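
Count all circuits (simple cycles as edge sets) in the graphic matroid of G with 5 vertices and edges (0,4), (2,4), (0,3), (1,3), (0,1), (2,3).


A circuit in a graphic matroid = edge set of a simple cycle.
G has 5 vertices and 6 edges.
Enumerating all minimal edge subsets forming cycles...
Total circuits found: 3.

3


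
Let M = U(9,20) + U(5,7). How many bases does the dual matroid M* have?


(M1+M2)* = M1* + M2*.
M1* = U(11,20), bases: C(20,11) = 167960.
M2* = U(2,7), bases: C(7,2) = 21.
|B(M*)| = 167960 * 21 = 3527160.

3527160


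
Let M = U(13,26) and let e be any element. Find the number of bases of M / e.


Contracting e from U(13,26) gives U(12,25).
Bases of U(12,25) = C(25,12) = 25! / (12! * 13!) = 5200300.

5200300


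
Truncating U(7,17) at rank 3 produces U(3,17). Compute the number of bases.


Truncating U(7,17) to rank 3 gives U(3,17).
Bases of U(3,17) are all 3-element subsets of 17 elements.
Number of bases = C(17,3) = 17! / (3! * 14!) = 680.

680


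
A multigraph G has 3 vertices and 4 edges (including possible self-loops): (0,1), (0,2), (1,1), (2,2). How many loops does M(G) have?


In a graphic matroid, a loop is a self-loop edge (u,u) with rank 0.
Examining all 4 edges for self-loops...
Self-loops found: (1,1), (2,2)
Number of loops = 2.

2


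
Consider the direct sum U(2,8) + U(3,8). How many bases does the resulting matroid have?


Bases of a direct sum M1 + M2: |B| = |B(M1)| * |B(M2)|.
|B(U(2,8))| = C(8,2) = 28.
|B(U(3,8))| = C(8,3) = 56.
Total bases = 28 * 56 = 1568.

1568


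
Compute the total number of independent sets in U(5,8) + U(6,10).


For a direct sum, |I(M1+M2)| = |I(M1)| * |I(M2)|.
|I(U(5,8))| = sum C(8,k) for k=0..5 = 219.
|I(U(6,10))| = sum C(10,k) for k=0..6 = 848.
Total = 219 * 848 = 185712.

185712


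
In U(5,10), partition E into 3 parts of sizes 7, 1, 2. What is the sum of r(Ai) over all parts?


r(Ai) = min(|Ai|, 5) for each part.
Sum = min(7,5) + min(1,5) + min(2,5)
    = 5 + 1 + 2
    = 8.

8


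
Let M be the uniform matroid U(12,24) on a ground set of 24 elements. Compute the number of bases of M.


Bases of U(12,24) are all 12-element subsets of the 24-element ground set.
Number of bases = C(24,12).
C(24,12) = 2704156.

2704156


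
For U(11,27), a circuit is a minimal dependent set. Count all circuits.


In U(11,27), circuits are the (12)-element subsets.
Any set of 12 elements is dependent, and removing any one element gives
an independent set of size 11, so it is a minimal dependent set.
Number of circuits = C(27,12) = 17383860.

17383860


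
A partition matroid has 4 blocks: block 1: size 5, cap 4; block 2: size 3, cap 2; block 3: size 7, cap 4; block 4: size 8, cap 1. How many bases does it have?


A basis picks exactly ci elements from block i.
Number of bases = product of C(|Si|, ci).
= C(5,4) * C(3,2) * C(7,4) * C(8,1)
= 5 * 3 * 35 * 8
= 4200.

4200


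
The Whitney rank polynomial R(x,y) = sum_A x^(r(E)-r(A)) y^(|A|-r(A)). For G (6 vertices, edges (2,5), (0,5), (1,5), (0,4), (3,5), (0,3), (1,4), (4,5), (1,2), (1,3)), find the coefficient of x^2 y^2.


R(x,y) = sum over A in 2^E of x^(r(E)-r(A)) * y^(|A|-r(A)).
G has 6 vertices, 10 edges. r(E) = 5.
Enumerate all 2^10 = 1024 subsets.
Count subsets with r(E)-r(A)=2 and |A|-r(A)=2: 6.

6


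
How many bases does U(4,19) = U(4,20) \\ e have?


Deleting e from U(4,20) gives U(4,19) since n > r.
Bases of U(4,19) = C(19,4) = 19! / (4! * 15!) = 3876.

3876


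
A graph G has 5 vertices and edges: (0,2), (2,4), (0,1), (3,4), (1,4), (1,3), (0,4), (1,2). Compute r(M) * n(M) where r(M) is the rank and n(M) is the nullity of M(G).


r(M) = |V| - c = 5 - 1 = 4.
nullity = |E| - r(M) = 8 - 4 = 4.
Product = 4 * 4 = 16.

16


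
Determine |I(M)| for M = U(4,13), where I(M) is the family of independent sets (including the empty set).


Independent sets of U(4,13) are all subsets of size <= 4.
Count = C(13,0) + C(13,1) + C(13,2) + C(13,3) + C(13,4)
     = 1 + 13 + 78 + 286 + 715
     = 1093.

1093


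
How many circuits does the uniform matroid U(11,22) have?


In U(11,22), circuits are the (12)-element subsets.
Any set of 12 elements is dependent, and removing any one element gives
an independent set of size 11, so it is a minimal dependent set.
Number of circuits = C(22,12) = 646646.

646646


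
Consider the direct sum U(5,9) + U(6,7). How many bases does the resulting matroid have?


Bases of a direct sum M1 + M2: |B| = |B(M1)| * |B(M2)|.
|B(U(5,9))| = C(9,5) = 126.
|B(U(6,7))| = C(7,6) = 7.
Total bases = 126 * 7 = 882.

882


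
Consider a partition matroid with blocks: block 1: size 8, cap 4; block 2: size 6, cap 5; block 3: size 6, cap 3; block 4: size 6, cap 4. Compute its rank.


Rank of a partition matroid = sum of min(|Si|, ci) for each block.
= min(8,4) + min(6,5) + min(6,3) + min(6,4)
= 4 + 5 + 3 + 4
= 16.

16


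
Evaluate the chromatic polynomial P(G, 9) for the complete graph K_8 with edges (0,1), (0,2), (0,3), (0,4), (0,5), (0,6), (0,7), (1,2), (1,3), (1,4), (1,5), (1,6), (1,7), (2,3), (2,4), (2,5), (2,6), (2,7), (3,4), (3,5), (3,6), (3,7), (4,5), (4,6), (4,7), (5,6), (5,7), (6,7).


P(K_8, k) = k(k-1)(k-2)...(k-7).
P(9) = (9) * (8) * (7) * (6) * (5) * (4) * (3) * (2) = 362880.

362880


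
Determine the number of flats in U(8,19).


Flats of U(8,19): every subset of size < 8 is a flat, plus E itself.
Count = (19 choose 0) + (19 choose 1) + (19 choose 2) + (19 choose 3) + (19 choose 4) + (19 choose 5) + (19 choose 6) + (19 choose 7) + 1
     = 1 + 19 + 171 + 969 + 3876 + 11628 + 27132 + 50388 + 1
     = 94185.

94185


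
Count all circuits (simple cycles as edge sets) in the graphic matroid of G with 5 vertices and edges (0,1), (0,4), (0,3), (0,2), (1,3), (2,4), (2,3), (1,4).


A circuit in a graphic matroid = edge set of a simple cycle.
G has 5 vertices and 8 edges.
Enumerating all minimal edge subsets forming cycles...
Total circuits found: 13.

13


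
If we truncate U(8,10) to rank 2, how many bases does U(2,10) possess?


Truncating U(8,10) to rank 2 gives U(2,10).
Bases of U(2,10) are all 2-element subsets of 10 elements.
Number of bases = C(10,2) = (10 * 9) / (1 * 2) = 45.

45


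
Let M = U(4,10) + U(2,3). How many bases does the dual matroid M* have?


(M1+M2)* = M1* + M2*.
M1* = U(6,10), bases: C(10,6) = 210.
M2* = U(1,3), bases: C(3,1) = 3.
|B(M*)| = 210 * 3 = 630.

630


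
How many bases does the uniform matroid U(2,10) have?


Bases of U(2,10) are all 2-element subsets of the 10-element ground set.
Number of bases = C(10,2).
(10 choose 2) = 45.

45


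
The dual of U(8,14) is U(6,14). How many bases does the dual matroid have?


The dual of U(r,n) is U(n-r, n) = U(6,14).
Bases of U(6,14) are all (6)-element subsets.
|B(M*)| = C(14,6) = 3003.

3003


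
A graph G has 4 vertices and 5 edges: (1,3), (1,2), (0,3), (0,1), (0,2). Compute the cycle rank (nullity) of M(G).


Cycle rank (nullity) = |E| - r(M) = |E| - (|V| - c).
|E| = 5, |V| = 4, c = 1.
Nullity = 5 - (4 - 1) = 5 - 3 = 2.

2


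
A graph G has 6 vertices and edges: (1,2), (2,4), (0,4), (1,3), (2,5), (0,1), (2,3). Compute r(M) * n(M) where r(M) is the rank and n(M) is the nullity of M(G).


r(M) = |V| - c = 6 - 1 = 5.
nullity = |E| - r(M) = 7 - 5 = 2.
Product = 5 * 2 = 10.

10


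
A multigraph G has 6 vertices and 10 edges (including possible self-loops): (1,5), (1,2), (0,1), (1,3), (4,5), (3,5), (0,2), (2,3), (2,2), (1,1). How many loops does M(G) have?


In a graphic matroid, a loop is a self-loop edge (u,u) with rank 0.
Examining all 10 edges for self-loops...
Self-loops found: (2,2), (1,1)
Number of loops = 2.

2


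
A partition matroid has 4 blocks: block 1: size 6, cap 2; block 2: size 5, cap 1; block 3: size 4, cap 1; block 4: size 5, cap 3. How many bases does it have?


A basis picks exactly ci elements from block i.
Number of bases = product of C(|Si|, ci).
= C(6,2) * C(5,1) * C(4,1) * C(5,3)
= 15 * 5 * 4 * 10
= 3000.

3000


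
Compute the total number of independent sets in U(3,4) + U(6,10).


For a direct sum, |I(M1+M2)| = |I(M1)| * |I(M2)|.
|I(U(3,4))| = sum C(4,k) for k=0..3 = 15.
|I(U(6,10))| = sum C(10,k) for k=0..6 = 848.
Total = 15 * 848 = 12720.

12720


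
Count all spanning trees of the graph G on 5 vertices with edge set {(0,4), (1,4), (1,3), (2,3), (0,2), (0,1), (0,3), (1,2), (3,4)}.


By Kirchhoff's matrix tree theorem, the number of spanning trees equals
the determinant of any cofactor of the Laplacian matrix L.
G has 5 vertices and 9 edges.
Computing the (4 x 4) cofactor determinant gives 75.

75


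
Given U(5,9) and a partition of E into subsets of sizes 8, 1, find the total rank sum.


r(Ai) = min(|Ai|, 5) for each part.
Sum = min(8,5) + min(1,5)
    = 5 + 1
    = 6.

6


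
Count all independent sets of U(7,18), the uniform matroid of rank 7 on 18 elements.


Independent sets of U(7,18) are all subsets of size <= 7.
Count = C(18,0) + C(18,1) + C(18,2) + C(18,3) + C(18,4) + C(18,5) + C(18,6) + C(18,7)
     = 1 + 18 + 153 + 816 + 3060 + 8568 + 18564 + 31824
     = 63004.

63004


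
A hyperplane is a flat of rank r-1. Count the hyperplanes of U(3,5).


Hyperplanes of U(3,5) are flats of rank 2.
In a uniform matroid, these are exactly the (2)-element subsets.
Count = (5 choose 2) = 10.

10


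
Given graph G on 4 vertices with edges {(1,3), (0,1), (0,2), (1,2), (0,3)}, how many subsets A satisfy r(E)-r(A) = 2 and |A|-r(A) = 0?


R(x,y) = sum over A in 2^E of x^(r(E)-r(A)) * y^(|A|-r(A)).
G has 4 vertices, 5 edges. r(E) = 3.
Enumerate all 2^5 = 32 subsets.
Count subsets with r(E)-r(A)=2 and |A|-r(A)=0: 5.

5


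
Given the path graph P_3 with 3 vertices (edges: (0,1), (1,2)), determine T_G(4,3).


A path on 3 vertices is a tree with 2 edges.
T(x,y) = x^(2) for any tree.
T(4,3) = 4^2 = 16.

16


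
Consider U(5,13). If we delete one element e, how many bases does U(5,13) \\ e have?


Deleting e from U(5,13) gives U(5,12) since n > r.
Bases of U(5,12) = C(12,5) = 792.

792


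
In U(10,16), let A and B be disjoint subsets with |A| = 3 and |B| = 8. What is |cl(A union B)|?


|A union B| = 3 + 8 = 11 (disjoint).
In U(10,16), cl(S) = S if |S| < 10, else cl(S) = E.
Since 11 >= 10, cl(A union B) = E.
|cl(A union B)| = 16.

16


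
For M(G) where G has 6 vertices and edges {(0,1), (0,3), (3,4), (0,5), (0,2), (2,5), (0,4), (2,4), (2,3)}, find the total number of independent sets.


An independent set in a graphic matroid is an acyclic edge subset.
G has 6 vertices and 9 edges.
Enumerate all 2^9 = 512 subsets, checking for acyclicity.
Total independent sets = 256.

256


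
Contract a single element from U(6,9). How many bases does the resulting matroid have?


Contracting e from U(6,9) gives U(5,8).
Bases of U(5,8) = (8 choose 5) = 56.

56


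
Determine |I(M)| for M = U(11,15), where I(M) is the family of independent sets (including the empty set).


Independent sets of U(11,15) are all subsets of size <= 11.
Count = C(15,0) + C(15,1) + C(15,2) + C(15,3) + C(15,4) + C(15,5) + C(15,6) + C(15,7) + C(15,8) + C(15,9) + C(15,10) + C(15,11)
     = 1 + 15 + 105 + 455 + 1365 + 3003 + 5005 + 6435 + 6435 + 5005 + 3003 + 1365
     = 32192.

32192


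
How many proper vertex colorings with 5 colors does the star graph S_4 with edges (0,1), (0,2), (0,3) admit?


P(tree, k) = k * (k-1)^(3) for any tree on 4 vertices.
P(5) = 5 * 4^3 = 5 * 64 = 320.

320


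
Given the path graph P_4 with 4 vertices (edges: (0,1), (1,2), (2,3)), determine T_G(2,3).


A path on 4 vertices is a tree with 3 edges.
T(x,y) = x^(3) for any tree.
T(2,3) = 2^3 = 8.

8


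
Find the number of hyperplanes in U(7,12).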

########

§ **PROBLEM TO WORK ON**:
Everything from the line containing "Given the path graph P_4" through the last line above should be copied exactly, please, with nothing added.

§ **EXERCISE RESULT**:
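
Given the path graph P_4 with 4 vertices (edges: (0,1), (1,2), (2,3)), determine T_G(2,3).


A path on 4 vertices is a tree with 3 edges.
T(x,y) = x^(3) for any tree.
T(2,3) = 2^3 = 8.

8


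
Find the number of hyperplanes in U(7,12).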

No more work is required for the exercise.